Start of Information shown

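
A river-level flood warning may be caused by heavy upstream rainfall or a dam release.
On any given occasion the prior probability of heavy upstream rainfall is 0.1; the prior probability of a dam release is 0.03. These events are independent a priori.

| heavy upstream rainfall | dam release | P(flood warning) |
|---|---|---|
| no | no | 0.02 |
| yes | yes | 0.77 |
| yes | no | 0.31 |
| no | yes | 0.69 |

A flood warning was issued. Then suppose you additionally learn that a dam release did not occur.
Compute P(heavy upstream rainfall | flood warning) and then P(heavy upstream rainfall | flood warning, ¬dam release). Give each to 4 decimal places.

P(flood warning) = 0.02·0.9·0.97 + 0.69·0.9·0.03 + 0.31·0.1·0.97 + 0.77·0.1·0.03 = 0.017460 + 0.018630 + 0.030070 + 0.002310 = 0.068470
Restricting to configurations with heavy upstream rainfall present: 0.030070 + 0.002310 = 0.032380.
P(heavy upstream rainfall | flood warning) = 0.032380 / 0.068470 ≈ 0.4729

Now also conditioning on dam release≠true:
Numerator (weight on configurations with heavy upstream rainfall): 0.31·0.1 = 0.031000
Normalizer over all consistent configurations: 0.02·0.9 + 0.31·0.1 = 0.049000
Posterior = 0.031000 / 0.049000 ≈ 0.6327

P(heavy upstream rainfall | flood warning) ≈ 0.4729; P(heavy upstream rainfall | flood warning, ¬dam release) ≈ 0.6327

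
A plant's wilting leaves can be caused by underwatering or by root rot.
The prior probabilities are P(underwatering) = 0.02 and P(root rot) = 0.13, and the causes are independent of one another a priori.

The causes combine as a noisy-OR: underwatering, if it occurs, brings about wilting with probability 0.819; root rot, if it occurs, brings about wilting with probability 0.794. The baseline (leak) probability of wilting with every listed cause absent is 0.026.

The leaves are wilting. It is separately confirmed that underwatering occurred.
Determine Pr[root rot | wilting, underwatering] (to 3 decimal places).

Pr[root rot | wilting, underwatering] ≈ 0.149

Under noisy-OR, P(wilting | causes) = 1 − (1−0.026)·∏(1−qᵢ) over the active causes.
P(wilting | underwatering) = 0.823706×0.87 + 0.963683×0.13 = 0.716624 + 0.125279 = 0.841903
Of this, 0.125279 comes from 0.963683×0.13 (the root rot=true cases).
P(root rot | wilting, underwatering) = 0.125279 / 0.841903 ≈ 0.149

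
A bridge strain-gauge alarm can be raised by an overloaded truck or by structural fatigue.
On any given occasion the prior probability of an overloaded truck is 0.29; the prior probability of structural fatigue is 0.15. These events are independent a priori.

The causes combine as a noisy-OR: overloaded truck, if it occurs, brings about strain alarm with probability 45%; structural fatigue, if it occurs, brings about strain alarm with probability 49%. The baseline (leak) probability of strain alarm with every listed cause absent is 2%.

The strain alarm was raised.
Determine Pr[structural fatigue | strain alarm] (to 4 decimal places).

Under noisy-OR, P(strain alarm | causes) = 1 − (1−0.02)·∏(1−qᵢ) over the active causes.
P(strain alarm) = 0.02×0.71×0.85 + 0.5002×0.71×0.15 + 0.461×0.29×0.85 + 0.72511×0.29×0.15 = 0.012070 + 0.053271 + 0.113637 + 0.031542 = 0.210520
Of this, 0.084813 comes from 0.053271 + 0.031542 (the structural fatigue=true cases).
Hence the posterior is 0.084813/0.210520 ≈ 0.4029.

Pr[structural fatigue | strain alarm] ≈ 0.4029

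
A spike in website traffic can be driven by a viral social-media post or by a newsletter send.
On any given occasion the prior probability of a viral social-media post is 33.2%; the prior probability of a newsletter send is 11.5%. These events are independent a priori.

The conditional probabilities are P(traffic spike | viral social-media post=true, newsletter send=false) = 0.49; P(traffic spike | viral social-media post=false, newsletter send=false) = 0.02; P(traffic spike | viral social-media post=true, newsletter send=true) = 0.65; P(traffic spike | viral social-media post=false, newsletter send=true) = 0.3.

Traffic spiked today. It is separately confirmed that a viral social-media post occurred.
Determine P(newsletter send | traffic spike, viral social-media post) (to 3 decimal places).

Weight on newsletter send=true, given the evidence: 0.65×0.115 = 0.074750
The normalizing constant is 0.49×0.885 + 0.65×0.115 = 0.508400
Posterior = 0.074750 / 0.508400 ≈ 0.147

P(newsletter send | traffic spike, viral social-media post) ≈ 0.147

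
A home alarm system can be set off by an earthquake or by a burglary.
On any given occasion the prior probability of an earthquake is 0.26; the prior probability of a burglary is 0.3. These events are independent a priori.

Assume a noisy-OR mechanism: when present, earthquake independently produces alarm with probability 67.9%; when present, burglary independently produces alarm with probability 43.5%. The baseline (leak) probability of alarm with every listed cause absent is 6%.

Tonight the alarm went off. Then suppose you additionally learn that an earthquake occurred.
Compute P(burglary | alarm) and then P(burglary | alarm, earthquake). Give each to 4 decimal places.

P(burglary | alarm) ≈ 0.5163; P(burglary | alarm, earthquake) ≈ 0.3374

Under noisy-OR, P(alarm | causes) = 1 − (1−0.06)·∏(1−qᵢ) over the active causes.
Numerator (weight on configurations with burglary): 0.104096 + 0.064702 = 0.168798
Denominator P(alarm): 0.06×0.74×0.7 + 0.4689×0.74×0.3 + 0.69826×0.26×0.7 + 0.829517×0.26×0.3 = 0.326961
Posterior = 0.168798 / 0.326961 ≈ 0.5163

Now condition on the additional information:
For the numerator, keep only burglary=true terms: 0.829517×0.3 = 0.248855
Normalizer over all consistent configurations: 0.69826×0.7 + 0.829517×0.3 = 0.737637
P(burglary | alarm, earthquake) = 0.248855/0.737637 ≈ 0.3374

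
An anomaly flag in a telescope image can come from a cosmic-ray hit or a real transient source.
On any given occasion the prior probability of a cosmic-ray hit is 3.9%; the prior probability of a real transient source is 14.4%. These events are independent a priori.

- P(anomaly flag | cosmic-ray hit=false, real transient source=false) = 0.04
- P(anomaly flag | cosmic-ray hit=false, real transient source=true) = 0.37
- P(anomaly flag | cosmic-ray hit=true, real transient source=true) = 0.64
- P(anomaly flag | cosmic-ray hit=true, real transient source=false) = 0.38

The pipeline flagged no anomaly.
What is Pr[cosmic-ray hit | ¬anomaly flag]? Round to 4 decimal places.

Pr[cosmic-ray hit | ¬anomaly flag] ≈ 0.0253

P(¬anomaly flag) = 0.96×0.961×0.856 + 0.63×0.961×0.144 + 0.62×0.039×0.856 + 0.36×0.039×0.144 = 0.789711 + 0.087182 + 0.020698 + 0.002022 = 0.899613
The cosmic-ray hit-present share is 0.020698 + 0.002022 = 0.022720.
Hence the posterior is 0.022720/0.899613 ≈ 0.0253.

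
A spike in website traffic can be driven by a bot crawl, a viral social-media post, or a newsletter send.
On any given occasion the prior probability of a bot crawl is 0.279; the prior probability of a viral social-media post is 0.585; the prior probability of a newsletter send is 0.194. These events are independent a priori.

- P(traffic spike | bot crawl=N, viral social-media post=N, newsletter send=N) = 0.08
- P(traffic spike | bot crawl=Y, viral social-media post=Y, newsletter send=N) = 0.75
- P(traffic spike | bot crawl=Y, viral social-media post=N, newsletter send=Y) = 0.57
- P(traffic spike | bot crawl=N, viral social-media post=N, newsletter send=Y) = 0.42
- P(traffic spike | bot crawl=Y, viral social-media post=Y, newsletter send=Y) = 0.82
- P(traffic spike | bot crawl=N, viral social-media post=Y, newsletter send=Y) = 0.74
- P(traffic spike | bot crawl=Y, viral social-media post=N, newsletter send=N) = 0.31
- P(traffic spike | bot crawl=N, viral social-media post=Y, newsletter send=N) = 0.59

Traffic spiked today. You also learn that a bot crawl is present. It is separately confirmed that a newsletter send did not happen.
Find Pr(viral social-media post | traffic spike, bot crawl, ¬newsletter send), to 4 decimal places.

P(traffic spike | bot crawl, ¬newsletter send) = 0.31*0.415 + 0.75*0.585 = 0.128650 + 0.438750 = 0.567400
Restricting to configurations with viral social-media post present: 0.75*0.585 = 0.438750.
Hence the posterior is 0.438750/0.567400 ≈ 0.7733.

Pr(viral social-media post | traffic spike, bot crawl, ¬newsletter send) ≈ 0.7733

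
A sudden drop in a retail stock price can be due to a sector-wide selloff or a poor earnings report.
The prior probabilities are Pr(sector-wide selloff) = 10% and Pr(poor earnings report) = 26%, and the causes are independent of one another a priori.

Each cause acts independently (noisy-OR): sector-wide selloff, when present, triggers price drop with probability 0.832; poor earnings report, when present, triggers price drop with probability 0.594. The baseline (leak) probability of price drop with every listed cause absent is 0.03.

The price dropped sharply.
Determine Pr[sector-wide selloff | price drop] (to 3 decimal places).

Pr[sector-wide selloff | price drop] ≈ 0.348

Under noisy-OR, P(price drop | causes) = 1 − (1−0.03)·∏(1−qᵢ) over the active causes.
By total probability over the 4 (sector-wide selloff, poor earnings report) configurations:
  P(price drop) = 0.03*0.9*0.74 + 0.60618*0.9*0.26 + 0.83704*0.1*0.74 + 0.933838*0.1*0.26
        = 0.019980 + 0.141846 + 0.061941 + 0.024280 = 0.248047
Keeping only the sector-wide selloff-present terms gives 0.086221, so
  P(sector-wide selloff | price drop) = 0.086221 / 0.248047 ≈ 0.348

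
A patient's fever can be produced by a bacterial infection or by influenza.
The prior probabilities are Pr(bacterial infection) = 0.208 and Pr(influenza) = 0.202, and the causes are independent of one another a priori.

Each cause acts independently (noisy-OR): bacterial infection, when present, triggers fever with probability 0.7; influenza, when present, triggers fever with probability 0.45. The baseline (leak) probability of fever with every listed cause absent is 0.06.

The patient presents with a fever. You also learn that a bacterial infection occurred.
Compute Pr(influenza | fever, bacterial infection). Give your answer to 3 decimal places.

Pr(influenza | fever, bacterial infection) ≈ 0.230

Under noisy-OR, P(fever | causes) = 1 − (1−0.06)·∏(1−qᵢ) over the active causes.
P(fever | bacterial infection) = 0.718*0.798 + 0.8449*0.202 = 0.572964 + 0.170670 = 0.743634
The influenza-present share is 0.8449*0.202 = 0.170670.
P(influenza | fever, bacterial infection) = 0.170670 / 0.743634 ≈ 0.230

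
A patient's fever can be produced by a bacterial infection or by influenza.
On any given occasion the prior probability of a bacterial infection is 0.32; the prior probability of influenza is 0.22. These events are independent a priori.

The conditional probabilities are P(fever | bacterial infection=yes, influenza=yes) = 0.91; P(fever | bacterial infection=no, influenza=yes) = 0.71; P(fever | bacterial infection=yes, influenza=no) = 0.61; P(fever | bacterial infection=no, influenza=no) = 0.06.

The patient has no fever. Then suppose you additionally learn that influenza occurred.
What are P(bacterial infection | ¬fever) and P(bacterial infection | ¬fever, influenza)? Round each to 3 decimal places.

P(bacterial infection | ¬fever) ≈ 0.161; P(bacterial infection | ¬fever, influenza) ≈ 0.127

Numerator (weight on configurations with bacterial infection): 0.097344 + 0.006336 = 0.103680
Normalizer over all consistent configurations: 0.94*0.68*0.78 + 0.29*0.68*0.22 + 0.39*0.32*0.78 + 0.09*0.32*0.22 = 0.645640
P(bacterial infection | ¬fever) = 0.103680/0.645640 ≈ 0.161

Now also conditioning on influenza=true:
For the numerator, keep only bacterial infection=true terms: 0.09×0.32 = 0.028800
Denominator P(¬fever | influenza): 0.29×0.68 + 0.09×0.32 = 0.226000
P(bacterial infection | ¬fever, influenza) = 0.028800/0.226000 ≈ 0.127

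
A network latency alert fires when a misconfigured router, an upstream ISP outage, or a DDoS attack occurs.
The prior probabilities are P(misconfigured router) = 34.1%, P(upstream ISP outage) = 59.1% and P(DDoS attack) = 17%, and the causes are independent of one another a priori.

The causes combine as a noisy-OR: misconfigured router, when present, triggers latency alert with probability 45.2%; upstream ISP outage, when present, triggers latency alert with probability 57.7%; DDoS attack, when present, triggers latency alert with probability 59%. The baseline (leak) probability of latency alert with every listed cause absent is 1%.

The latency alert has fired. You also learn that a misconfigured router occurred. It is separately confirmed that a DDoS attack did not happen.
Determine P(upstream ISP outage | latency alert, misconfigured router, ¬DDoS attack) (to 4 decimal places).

P(upstream ISP outage | latency alert, misconfigured router, ¬DDoS attack) ≈ 0.7088

Under noisy-OR, P(latency alert | causes) = 1 − (1−0.01)·∏(1−qᵢ) over the active causes.
Enumerate both values of upstream ISP outage and weight by the priors:
  P(latency alert | misconfigured router, ¬DDoS attack) = 0.45748×0.409 + 0.770514×0.591
        = 0.187109 + 0.455374 = 0.642483
The terms with upstream ISP outage present sum to 0.455374, so
  P(upstream ISP outage | latency alert, misconfigured router, ¬DDoS attack) = 0.455374 / 0.642483 ≈ 0.7088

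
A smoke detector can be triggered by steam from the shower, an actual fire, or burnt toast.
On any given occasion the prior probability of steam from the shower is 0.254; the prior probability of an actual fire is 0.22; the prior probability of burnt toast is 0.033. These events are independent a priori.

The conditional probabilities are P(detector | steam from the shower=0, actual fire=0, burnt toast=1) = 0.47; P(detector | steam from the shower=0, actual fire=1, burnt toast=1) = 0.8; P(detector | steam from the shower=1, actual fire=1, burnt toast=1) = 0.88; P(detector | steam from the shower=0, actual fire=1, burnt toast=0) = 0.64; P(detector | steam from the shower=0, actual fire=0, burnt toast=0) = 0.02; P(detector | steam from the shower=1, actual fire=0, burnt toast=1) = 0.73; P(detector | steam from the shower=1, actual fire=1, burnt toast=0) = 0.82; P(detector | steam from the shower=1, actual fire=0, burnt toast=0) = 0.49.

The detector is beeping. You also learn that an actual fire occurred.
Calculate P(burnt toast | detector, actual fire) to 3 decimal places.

Enumerate the 4 (steam from the shower, burnt toast) configurations and weight by the priors:
  P(detector | actual fire) = 0.64*0.746*0.967 + 0.8*0.746*0.033 + 0.82*0.254*0.967 + 0.88*0.254*0.033
        = 0.461684 + 0.019694 + 0.201407 + 0.007376 = 0.690161
The terms with burnt toast present sum to 0.027070, so
  P(burnt toast | detector, actual fire) = 0.027070 / 0.690161 ≈ 0.039

P(burnt toast | detector, actual fire) ≈ 0.039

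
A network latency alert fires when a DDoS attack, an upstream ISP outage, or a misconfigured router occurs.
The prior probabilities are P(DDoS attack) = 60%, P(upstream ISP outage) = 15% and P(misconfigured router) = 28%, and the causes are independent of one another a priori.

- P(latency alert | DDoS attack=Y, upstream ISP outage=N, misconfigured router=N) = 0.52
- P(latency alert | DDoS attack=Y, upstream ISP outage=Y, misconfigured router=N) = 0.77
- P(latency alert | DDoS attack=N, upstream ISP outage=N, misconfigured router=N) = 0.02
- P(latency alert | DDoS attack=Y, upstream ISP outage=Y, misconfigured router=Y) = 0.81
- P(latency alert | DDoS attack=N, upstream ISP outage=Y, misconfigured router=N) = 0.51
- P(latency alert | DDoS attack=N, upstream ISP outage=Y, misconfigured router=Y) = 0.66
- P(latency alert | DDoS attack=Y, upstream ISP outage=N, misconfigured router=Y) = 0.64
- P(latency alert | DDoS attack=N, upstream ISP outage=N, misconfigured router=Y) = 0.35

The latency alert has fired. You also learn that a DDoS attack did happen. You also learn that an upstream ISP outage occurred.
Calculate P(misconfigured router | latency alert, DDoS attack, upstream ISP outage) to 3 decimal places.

P(latency alert | DDoS attack, upstream ISP outage) = 0.77·0.72 + 0.81·0.28 = 0.554400 + 0.226800 = 0.781200
The misconfigured router-present share is 0.81·0.28 = 0.226800.
Hence the posterior is 0.226800/0.781200 ≈ 0.290.

P(misconfigured router | latency alert, DDoS attack, upstream ISP outage) ≈ 0.290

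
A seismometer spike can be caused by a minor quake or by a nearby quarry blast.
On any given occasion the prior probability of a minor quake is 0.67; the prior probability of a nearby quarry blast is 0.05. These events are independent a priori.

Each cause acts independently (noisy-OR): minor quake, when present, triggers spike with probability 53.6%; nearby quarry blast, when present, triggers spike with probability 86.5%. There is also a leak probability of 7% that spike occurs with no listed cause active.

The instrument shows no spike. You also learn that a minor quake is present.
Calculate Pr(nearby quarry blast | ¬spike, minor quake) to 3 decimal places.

Under noisy-OR, P(spike | causes) = 1 − (1−0.07)·∏(1−qᵢ) over the active causes.
Weight on nearby quarry blast=true, given the evidence: 0.058255*0.05 = 0.002913
Denominator P(¬spike | minor quake): 0.43152*0.95 + 0.058255*0.05 = 0.412857
Posterior = 0.002913 / 0.412857 ≈ 0.007

Pr(nearby quarry blast | ¬spike, minor quake) ≈ 0.007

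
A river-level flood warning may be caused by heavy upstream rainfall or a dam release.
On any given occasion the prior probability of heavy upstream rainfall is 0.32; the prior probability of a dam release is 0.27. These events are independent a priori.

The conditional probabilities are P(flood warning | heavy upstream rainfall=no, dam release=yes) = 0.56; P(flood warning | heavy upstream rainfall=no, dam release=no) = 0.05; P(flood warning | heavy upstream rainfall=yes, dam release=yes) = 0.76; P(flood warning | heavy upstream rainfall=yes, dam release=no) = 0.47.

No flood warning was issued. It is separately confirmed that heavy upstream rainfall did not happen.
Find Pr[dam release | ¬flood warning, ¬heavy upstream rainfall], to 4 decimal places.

Pr[dam release | ¬flood warning, ¬heavy upstream rainfall] ≈ 0.1463

Weight on dam release=true, given the evidence: 0.44*0.27 = 0.118800
The normalizing constant is 0.95*0.73 + 0.44*0.27 = 0.812300
Posterior = 0.118800 / 0.812300 ≈ 0.1463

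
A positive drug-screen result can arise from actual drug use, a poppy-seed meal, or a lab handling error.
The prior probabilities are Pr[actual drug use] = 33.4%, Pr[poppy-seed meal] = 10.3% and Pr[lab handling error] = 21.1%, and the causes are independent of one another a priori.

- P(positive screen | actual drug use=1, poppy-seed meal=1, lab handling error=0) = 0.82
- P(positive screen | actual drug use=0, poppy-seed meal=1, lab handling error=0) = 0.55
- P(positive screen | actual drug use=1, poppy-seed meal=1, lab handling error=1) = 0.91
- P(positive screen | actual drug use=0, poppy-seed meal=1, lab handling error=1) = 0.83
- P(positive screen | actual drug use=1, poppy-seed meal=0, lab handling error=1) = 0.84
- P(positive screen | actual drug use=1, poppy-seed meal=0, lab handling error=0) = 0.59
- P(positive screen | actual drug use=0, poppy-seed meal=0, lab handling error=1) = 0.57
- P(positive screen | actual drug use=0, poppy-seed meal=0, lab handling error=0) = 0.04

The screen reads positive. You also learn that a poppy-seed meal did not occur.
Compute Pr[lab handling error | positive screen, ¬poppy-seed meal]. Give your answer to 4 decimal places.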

End of Information shown

[Exercise description] What lines of the data contain the string "spiked"? List them.

[Answer below]
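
Traffic spiked today. It is separately confirmed that a viral social-media post occurred.
Traffic spiked today. You also learn that a bot crawl is present. It is separately confirmed that a newsletter send did not happen.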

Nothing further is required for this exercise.